> **Work to complete**: Count, in the entries, the lines with "your". Answer with the number only.

(Dataset excerpts)
=====

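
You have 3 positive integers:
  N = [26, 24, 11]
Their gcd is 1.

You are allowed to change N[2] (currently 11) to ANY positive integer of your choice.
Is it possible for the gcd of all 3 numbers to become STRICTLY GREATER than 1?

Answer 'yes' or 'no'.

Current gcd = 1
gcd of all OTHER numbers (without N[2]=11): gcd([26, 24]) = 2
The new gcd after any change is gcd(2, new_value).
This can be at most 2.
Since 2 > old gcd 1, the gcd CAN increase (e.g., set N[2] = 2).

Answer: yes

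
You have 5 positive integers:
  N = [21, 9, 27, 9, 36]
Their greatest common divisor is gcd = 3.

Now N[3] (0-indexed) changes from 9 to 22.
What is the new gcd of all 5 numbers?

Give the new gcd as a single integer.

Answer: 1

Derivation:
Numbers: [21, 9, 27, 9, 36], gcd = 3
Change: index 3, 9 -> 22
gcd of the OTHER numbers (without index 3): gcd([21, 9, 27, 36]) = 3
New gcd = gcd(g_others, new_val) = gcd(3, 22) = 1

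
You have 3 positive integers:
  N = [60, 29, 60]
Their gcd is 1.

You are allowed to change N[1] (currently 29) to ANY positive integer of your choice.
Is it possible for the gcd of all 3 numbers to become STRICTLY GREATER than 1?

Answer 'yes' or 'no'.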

=====

> **Answer to this task**: 2